(Dataset entries)
>>>>>
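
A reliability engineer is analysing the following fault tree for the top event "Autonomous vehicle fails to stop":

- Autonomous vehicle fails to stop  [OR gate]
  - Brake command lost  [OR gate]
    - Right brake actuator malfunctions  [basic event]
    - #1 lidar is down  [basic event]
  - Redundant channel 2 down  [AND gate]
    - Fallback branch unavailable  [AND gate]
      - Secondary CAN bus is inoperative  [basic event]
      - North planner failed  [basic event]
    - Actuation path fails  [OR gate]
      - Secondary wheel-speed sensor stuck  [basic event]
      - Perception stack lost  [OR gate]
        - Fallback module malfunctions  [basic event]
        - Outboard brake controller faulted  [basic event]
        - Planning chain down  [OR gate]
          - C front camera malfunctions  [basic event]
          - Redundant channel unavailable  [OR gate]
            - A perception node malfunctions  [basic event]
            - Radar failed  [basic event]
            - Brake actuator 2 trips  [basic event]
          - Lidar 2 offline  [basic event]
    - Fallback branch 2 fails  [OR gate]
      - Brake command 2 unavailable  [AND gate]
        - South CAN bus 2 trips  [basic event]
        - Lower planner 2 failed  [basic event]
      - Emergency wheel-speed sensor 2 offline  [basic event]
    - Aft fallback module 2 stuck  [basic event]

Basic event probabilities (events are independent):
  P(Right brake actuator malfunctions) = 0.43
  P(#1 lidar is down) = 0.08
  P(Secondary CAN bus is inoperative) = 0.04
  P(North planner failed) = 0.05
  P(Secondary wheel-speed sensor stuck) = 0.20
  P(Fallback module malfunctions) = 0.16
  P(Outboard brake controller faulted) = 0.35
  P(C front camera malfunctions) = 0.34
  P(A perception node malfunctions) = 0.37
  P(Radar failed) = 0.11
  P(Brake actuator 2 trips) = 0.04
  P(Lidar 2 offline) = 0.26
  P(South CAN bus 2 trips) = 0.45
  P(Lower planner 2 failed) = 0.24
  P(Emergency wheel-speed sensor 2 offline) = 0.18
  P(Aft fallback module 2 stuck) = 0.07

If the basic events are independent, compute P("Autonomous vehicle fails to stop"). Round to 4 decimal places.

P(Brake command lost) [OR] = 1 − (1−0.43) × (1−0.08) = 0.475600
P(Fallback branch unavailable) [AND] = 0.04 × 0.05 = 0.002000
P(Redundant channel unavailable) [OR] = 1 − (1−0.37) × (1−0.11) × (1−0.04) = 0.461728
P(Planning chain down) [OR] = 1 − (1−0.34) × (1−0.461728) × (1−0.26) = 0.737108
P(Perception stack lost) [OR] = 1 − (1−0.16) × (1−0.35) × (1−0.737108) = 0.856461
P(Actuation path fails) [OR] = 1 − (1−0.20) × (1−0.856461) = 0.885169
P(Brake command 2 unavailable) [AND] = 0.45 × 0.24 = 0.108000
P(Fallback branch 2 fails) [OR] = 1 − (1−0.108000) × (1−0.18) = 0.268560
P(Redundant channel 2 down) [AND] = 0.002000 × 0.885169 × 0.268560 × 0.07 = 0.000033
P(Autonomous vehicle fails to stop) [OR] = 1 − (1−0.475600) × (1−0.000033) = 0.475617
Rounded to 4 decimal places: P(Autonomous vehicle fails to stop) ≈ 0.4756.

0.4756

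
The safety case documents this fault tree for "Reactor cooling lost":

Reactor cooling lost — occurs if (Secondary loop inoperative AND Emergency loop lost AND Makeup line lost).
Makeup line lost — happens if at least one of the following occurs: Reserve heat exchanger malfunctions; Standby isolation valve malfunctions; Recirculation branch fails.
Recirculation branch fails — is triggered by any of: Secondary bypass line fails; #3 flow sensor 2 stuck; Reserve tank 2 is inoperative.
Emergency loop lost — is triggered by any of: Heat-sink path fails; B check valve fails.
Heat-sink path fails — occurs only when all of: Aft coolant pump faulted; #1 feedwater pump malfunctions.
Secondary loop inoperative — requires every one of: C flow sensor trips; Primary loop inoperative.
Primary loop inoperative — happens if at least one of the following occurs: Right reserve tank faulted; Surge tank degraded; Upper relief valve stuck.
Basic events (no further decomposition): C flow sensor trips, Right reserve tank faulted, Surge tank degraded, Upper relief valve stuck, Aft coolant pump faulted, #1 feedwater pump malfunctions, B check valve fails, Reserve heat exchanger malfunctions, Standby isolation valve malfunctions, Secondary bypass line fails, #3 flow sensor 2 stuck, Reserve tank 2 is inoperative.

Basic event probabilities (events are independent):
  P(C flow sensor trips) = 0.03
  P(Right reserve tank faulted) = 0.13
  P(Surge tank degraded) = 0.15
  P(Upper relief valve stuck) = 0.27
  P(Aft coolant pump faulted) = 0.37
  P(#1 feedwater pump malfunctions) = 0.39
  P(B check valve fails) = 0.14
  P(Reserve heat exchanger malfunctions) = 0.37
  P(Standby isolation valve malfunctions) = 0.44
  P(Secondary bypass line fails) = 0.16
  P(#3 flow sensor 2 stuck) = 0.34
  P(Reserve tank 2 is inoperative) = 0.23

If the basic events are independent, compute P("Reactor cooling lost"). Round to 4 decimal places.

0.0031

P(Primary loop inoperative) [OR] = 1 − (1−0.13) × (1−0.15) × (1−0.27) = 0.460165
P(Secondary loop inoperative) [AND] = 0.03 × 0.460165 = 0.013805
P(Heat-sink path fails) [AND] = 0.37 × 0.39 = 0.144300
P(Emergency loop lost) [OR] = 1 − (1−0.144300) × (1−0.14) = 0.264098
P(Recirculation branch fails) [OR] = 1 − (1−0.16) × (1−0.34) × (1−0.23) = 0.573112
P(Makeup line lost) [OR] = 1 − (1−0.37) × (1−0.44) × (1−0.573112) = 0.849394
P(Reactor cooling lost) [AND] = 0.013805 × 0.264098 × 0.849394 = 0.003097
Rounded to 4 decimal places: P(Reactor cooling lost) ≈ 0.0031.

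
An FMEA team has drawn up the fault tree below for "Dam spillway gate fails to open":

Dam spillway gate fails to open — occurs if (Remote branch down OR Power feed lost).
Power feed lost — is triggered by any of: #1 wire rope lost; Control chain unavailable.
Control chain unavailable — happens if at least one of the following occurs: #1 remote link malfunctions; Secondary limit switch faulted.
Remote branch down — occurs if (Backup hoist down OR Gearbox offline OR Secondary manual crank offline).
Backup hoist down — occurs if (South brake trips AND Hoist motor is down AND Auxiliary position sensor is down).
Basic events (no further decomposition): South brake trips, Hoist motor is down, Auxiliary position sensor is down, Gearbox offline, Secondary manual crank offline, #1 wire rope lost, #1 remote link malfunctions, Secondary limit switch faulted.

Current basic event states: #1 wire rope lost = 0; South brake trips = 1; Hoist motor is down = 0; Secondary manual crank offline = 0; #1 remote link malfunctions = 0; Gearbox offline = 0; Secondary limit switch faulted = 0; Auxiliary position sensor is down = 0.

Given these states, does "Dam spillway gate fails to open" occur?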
<<<<<
### [Problem]
Retype the records above in full, matching each line exactly.

### [Task result]
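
A reliability engineer is analysing the following fault tree for the top event "Autonomous vehicle fails to stop":

- Autonomous vehicle fails to stop  [OR gate]
  - Brake command lost  [OR gate]
    - Right brake actuator malfunctions  [basic event]
    - #1 lidar is down  [basic event]
  - Redundant channel 2 down  [AND gate]
    - Fallback branch unavailable  [AND gate]
      - Secondary CAN bus is inoperative  [basic event]
      - North planner failed  [basic event]
    - Actuation path fails  [OR gate]
      - Secondary wheel-speed sensor stuck  [basic event]
      - Perception stack lost  [OR gate]
        - Fallback module malfunctions  [basic event]
        - Outboard brake controller faulted  [basic event]
        - Planning chain down  [OR gate]
          - C front camera malfunctions  [basic event]
          - Redundant channel unavailable  [OR gate]
            - A perception node malfunctions  [basic event]
            - Radar failed  [basic event]
            - Brake actuator 2 trips  [basic event]
          - Lidar 2 offline  [basic event]
    - Fallback branch 2 fails  [OR gate]
      - Brake command 2 unavailable  [AND gate]
        - South CAN bus 2 trips  [basic event]
        - Lower planner 2 failed  [basic event]
      - Emergency wheel-speed sensor 2 offline  [basic event]
    - Aft fallback module 2 stuck  [basic event]

Basic event probabilities (events are independent):
  P(Right brake actuator malfunctions) = 0.43
  P(#1 lidar is down) = 0.08
  P(Secondary CAN bus is inoperative) = 0.04
  P(North planner failed) = 0.05
  P(Secondary wheel-speed sensor stuck) = 0.20
  P(Fallback module malfunctions) = 0.16
  P(Outboard brake controller faulted) = 0.35
  P(C front camera malfunctions) = 0.34
  P(A perception node malfunctions) = 0.37
  P(Radar failed) = 0.11
  P(Brake actuator 2 trips) = 0.04
  P(Lidar 2 offline) = 0.26
  P(South CAN bus 2 trips) = 0.45
  P(Lower planner 2 failed) = 0.24
  P(Emergency wheel-speed sensor 2 offline) = 0.18
  P(Aft fallback module 2 stuck) = 0.07

If the basic events are independent, compute P("Autonomous vehicle fails to stop"). Round to 4 decimal places.

P(Brake command lost) [OR] = 1 − (1−0.43) × (1−0.08) = 0.475600
P(Fallback branch unavailable) [AND] = 0.04 × 0.05 = 0.002000
P(Redundant channel unavailable) [OR] = 1 − (1−0.37) × (1−0.11) × (1−0.04) = 0.461728
P(Planning chain down) [OR] = 1 − (1−0.34) × (1−0.461728) × (1−0.26) = 0.737108
P(Perception stack lost) [OR] = 1 − (1−0.16) × (1−0.35) × (1−0.737108) = 0.856461
P(Actuation path fails) [OR] = 1 − (1−0.20) × (1−0.856461) = 0.885169
P(Brake command 2 unavailable) [AND] = 0.45 × 0.24 = 0.108000
P(Fallback branch 2 fails) [OR] = 1 − (1−0.108000) × (1−0.18) = 0.268560
P(Redundant channel 2 down) [AND] = 0.002000 × 0.885169 × 0.268560 × 0.07 = 0.000033
P(Autonomous vehicle fails to stop) [OR] = 1 − (1−0.475600) × (1−0.000033) = 0.475617
Rounded to 4 decimal places: P(Autonomous vehicle fails to stop) ≈ 0.4756.

0.4756

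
The safety case documents this fault tree for "Reactor cooling lost":

Reactor cooling lost — occurs if (Secondary loop inoperative AND Emergency loop lost AND Makeup line lost).
Makeup line lost — happens if at least one of the following occurs: Reserve heat exchanger malfunctions; Standby isolation valve malfunctions; Recirculation branch fails.
Recirculation branch fails — is triggered by any of: Secondary bypass line fails; #3 flow sensor 2 stuck; Reserve tank 2 is inoperative.
Emergency loop lost — is triggered by any of: Heat-sink path fails; B check valve fails.
Heat-sink path fails — occurs only when all of: Aft coolant pump faulted; #1 feedwater pump malfunctions.
Secondary loop inoperative — requires every one of: C flow sensor trips; Primary loop inoperative.
Primary loop inoperative — happens if at least one of the following occurs: Right reserve tank faulted; Surge tank degraded; Upper relief valve stuck.
Basic events (no further decomposition): C flow sensor trips, Right reserve tank faulted, Surge tank degraded, Upper relief valve stuck, Aft coolant pump faulted, #1 feedwater pump malfunctions, B check valve fails, Reserve heat exchanger malfunctions, Standby isolation valve malfunctions, Secondary bypass line fails, #3 flow sensor 2 stuck, Reserve tank 2 is inoperative.

Basic event probabilities (events are independent):
  P(C flow sensor trips) = 0.03
  P(Right reserve tank faulted) = 0.13
  P(Surge tank degraded) = 0.15
  P(Upper relief valve stuck) = 0.27
  P(Aft coolant pump faulted) = 0.37
  P(#1 feedwater pump malfunctions) = 0.39
  P(B check valve fails) = 0.14
  P(Reserve heat exchanger malfunctions) = 0.37
  P(Standby isolation valve malfunctions) = 0.44
  P(Secondary bypass line fails) = 0.16
  P(#3 flow sensor 2 stuck) = 0.34
  P(Reserve tank 2 is inoperative) = 0.23

If the basic events are independent, compute P("Reactor cooling lost"). Round to 4 decimal places.

0.0031

P(Primary loop inoperative) [OR] = 1 − (1−0.13) × (1−0.15) × (1−0.27) = 0.460165
P(Secondary loop inoperative) [AND] = 0.03 × 0.460165 = 0.013805
P(Heat-sink path fails) [AND] = 0.37 × 0.39 = 0.144300
P(Emergency loop lost) [OR] = 1 − (1−0.144300) × (1−0.14) = 0.264098
P(Recirculation branch fails) [OR] = 1 − (1−0.16) × (1−0.34) × (1−0.23) = 0.573112
P(Makeup line lost) [OR] = 1 − (1−0.37) × (1−0.44) × (1−0.573112) = 0.849394
P(Reactor cooling lost) [AND] = 0.013805 × 0.264098 × 0.849394 = 0.003097
Rounded to 4 decimal places: P(Reactor cooling lost) ≈ 0.0031.

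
An FMEA team has drawn up the fault tree below for "Dam spillway gate fails to open":

Dam spillway gate fails to open — occurs if (Remote branch down OR Power feed lost).
Power feed lost — is triggered by any of: #1 wire rope lost; Control chain unavailable.
Control chain unavailable — happens if at least one of the following occurs: #1 remote link malfunctions; Secondary limit switch faulted.
Remote branch down — occurs if (Backup hoist down OR Gearbox offline OR Secondary manual crank offline).
Backup hoist down — occurs if (South brake trips AND Hoist motor is down AND Auxiliary position sensor is down).
Basic events (no further decomposition): South brake trips, Hoist motor is down, Auxiliary position sensor is down, Gearbox offline, Secondary manual crank offline, #1 wire rope lost, #1 remote link malfunctions, Secondary limit switch faulted.

Current basic event states: #1 wire rope lost = 0; South brake trips = 1; Hoist motor is down = 0; Secondary manual crank offline = 0; #1 remote link malfunctions = 0; Gearbox offline = 0; Secondary limit switch faulted = 0; Auxiliary position sensor is down = 0.

Given these states, does "Dam spillway gate fails to open" occur?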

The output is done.